= What is required =
From the entries below, please output exactly the lines starting at the one containing "Answer: I*√17590 ≈ 132.63*I" and ending at the one containing "Answer: $2032$", both included.

Saved entries:
++++++

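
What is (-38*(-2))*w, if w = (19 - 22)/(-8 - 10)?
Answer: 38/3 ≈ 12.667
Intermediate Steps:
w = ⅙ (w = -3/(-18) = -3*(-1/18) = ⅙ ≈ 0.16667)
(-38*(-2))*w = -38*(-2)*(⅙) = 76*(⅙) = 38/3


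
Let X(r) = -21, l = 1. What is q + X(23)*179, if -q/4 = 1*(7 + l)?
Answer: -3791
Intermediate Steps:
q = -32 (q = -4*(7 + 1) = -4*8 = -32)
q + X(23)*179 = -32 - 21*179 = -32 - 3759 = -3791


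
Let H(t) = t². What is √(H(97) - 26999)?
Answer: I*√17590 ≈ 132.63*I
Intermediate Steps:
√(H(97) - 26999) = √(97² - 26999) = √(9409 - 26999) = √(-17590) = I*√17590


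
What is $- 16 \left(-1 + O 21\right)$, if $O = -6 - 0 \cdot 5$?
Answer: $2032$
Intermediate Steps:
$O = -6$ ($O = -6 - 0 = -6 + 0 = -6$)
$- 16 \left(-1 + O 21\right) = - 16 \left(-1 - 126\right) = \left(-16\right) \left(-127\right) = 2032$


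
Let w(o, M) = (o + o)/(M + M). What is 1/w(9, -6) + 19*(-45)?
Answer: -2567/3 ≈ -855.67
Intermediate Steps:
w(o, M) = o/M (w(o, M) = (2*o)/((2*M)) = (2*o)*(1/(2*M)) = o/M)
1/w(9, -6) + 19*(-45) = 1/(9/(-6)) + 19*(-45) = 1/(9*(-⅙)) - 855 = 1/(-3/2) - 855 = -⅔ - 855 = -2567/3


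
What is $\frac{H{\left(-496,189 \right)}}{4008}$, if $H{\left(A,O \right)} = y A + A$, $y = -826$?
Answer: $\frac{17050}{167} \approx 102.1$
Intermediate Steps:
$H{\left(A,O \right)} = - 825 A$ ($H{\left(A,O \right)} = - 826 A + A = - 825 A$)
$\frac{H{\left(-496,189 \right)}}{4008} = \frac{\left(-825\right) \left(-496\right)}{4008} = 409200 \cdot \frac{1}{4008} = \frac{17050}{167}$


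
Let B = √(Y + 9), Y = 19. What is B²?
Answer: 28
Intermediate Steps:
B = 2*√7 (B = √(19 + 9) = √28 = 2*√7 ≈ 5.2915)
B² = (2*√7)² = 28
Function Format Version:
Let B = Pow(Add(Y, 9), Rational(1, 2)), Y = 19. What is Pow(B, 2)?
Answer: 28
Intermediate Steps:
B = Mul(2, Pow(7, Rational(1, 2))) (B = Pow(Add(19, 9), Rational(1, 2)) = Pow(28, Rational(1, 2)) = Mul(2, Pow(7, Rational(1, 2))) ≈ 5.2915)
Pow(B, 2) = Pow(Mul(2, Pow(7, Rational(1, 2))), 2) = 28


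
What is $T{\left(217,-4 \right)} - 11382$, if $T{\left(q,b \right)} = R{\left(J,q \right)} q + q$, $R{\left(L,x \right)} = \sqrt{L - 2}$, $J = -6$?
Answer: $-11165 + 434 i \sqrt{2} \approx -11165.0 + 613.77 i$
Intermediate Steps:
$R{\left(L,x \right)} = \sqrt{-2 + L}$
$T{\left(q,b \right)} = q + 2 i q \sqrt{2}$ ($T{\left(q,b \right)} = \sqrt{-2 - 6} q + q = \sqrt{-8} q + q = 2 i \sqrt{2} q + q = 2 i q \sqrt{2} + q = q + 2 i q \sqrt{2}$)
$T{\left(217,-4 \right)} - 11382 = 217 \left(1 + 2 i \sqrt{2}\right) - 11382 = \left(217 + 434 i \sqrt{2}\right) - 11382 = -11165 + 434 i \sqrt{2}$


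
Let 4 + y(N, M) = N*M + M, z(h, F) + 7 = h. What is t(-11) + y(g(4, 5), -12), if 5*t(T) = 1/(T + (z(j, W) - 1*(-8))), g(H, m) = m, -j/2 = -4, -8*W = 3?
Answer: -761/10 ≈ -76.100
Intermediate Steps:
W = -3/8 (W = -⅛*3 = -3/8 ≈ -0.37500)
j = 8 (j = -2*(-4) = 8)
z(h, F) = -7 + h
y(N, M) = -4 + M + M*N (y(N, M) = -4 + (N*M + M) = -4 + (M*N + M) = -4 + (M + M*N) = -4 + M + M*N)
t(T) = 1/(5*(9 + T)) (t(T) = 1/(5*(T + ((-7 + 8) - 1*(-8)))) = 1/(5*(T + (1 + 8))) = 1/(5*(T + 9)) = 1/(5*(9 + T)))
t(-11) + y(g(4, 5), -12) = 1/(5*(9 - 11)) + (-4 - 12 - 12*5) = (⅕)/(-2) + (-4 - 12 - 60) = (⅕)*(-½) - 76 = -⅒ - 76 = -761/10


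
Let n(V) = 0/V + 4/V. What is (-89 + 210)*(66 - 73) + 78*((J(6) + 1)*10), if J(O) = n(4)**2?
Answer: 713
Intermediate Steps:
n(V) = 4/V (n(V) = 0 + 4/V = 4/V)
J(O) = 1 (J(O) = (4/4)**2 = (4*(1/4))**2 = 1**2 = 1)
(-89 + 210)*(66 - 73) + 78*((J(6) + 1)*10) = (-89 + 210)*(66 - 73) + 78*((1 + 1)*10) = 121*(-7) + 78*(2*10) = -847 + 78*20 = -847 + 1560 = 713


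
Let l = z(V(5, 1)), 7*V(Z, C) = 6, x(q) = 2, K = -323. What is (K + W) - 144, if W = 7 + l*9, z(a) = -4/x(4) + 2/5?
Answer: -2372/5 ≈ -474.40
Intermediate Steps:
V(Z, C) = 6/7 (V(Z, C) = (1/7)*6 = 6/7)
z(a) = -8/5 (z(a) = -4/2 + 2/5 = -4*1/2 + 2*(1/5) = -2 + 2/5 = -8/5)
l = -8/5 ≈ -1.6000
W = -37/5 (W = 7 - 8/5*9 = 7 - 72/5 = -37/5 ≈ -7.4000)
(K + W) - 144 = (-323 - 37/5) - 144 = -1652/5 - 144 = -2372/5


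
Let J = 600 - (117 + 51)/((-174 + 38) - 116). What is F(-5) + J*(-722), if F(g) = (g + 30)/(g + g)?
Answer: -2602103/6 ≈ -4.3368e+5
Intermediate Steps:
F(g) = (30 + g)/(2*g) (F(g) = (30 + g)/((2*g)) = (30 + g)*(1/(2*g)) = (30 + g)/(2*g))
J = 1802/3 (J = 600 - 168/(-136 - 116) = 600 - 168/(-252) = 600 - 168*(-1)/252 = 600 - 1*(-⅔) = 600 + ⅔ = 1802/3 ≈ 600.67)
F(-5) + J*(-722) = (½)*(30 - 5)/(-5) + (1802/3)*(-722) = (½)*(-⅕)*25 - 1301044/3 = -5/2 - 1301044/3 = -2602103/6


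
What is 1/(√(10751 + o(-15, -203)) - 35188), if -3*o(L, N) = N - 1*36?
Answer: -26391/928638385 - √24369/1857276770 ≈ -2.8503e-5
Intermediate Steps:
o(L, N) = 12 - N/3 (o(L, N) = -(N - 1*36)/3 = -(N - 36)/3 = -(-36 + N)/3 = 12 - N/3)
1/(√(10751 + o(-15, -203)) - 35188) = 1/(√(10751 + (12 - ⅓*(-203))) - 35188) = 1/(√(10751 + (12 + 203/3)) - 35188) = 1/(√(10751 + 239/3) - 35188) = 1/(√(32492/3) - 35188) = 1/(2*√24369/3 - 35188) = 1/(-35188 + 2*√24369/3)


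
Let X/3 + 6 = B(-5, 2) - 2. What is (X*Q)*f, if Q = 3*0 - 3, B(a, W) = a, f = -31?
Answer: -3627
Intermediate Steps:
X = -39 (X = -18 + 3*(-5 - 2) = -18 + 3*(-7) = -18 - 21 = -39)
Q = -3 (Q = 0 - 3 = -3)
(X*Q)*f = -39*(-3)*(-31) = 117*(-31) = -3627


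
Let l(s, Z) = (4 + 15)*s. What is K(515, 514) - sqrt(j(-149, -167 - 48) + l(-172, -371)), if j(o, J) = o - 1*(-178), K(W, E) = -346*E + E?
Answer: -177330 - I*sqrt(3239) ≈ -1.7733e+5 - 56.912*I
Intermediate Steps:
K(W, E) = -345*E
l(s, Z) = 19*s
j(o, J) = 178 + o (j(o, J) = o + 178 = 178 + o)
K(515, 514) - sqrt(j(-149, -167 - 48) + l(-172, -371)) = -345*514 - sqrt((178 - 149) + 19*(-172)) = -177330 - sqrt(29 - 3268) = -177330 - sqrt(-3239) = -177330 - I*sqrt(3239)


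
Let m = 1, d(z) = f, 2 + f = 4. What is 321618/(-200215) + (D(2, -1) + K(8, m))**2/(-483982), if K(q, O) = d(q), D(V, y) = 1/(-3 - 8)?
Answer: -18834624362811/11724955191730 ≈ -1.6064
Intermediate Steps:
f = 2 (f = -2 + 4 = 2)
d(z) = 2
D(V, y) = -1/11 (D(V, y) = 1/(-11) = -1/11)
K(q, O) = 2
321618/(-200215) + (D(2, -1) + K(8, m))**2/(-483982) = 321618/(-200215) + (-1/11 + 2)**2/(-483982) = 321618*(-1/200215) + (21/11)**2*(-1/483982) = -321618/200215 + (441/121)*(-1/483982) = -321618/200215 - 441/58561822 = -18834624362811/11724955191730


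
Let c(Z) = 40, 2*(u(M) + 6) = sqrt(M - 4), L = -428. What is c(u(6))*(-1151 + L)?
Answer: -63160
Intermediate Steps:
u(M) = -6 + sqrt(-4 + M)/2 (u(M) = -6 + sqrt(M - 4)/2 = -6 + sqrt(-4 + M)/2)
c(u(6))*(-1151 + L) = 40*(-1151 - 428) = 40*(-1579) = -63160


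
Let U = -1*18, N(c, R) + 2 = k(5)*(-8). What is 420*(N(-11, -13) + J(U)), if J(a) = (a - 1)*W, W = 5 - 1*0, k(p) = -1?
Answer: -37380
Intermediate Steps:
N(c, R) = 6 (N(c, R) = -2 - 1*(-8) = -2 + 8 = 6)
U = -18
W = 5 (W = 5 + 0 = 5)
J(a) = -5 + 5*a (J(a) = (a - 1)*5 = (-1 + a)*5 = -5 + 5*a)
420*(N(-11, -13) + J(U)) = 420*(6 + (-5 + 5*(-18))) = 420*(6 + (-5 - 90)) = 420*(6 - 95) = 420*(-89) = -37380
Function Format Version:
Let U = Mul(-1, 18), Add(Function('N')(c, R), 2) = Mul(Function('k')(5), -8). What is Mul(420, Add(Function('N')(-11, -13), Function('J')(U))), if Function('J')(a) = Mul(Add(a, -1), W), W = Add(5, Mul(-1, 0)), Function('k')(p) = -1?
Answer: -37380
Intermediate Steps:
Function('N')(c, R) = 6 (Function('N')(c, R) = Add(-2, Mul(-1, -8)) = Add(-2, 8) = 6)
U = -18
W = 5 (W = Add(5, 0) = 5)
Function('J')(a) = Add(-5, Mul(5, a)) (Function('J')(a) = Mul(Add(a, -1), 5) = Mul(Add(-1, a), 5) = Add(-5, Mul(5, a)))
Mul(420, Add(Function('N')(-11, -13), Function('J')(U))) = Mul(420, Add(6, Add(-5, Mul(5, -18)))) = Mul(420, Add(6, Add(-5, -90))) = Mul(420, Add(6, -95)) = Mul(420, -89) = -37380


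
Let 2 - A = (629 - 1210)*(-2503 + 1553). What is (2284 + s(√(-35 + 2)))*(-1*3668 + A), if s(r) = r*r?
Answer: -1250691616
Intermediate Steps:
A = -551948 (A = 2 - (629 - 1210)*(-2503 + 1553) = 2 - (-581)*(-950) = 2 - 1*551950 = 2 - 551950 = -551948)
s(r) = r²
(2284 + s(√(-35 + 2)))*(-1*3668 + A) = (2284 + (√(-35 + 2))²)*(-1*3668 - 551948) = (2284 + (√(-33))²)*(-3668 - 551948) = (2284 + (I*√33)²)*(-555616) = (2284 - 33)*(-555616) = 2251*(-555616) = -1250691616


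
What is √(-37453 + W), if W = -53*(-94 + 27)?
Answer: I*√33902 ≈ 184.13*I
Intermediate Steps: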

++++++

= Written answer =
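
Answer: I*√17590 ≈ 132.63*I
Intermediate Steps:
√(H(97) - 26999) = √(97² - 26999) = √(9409 - 26999) = √(-17590) = I*√17590


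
What is $- 16 \left(-1 + O 21\right)$, if $O = -6 - 0 \cdot 5$?
Answer: $2032$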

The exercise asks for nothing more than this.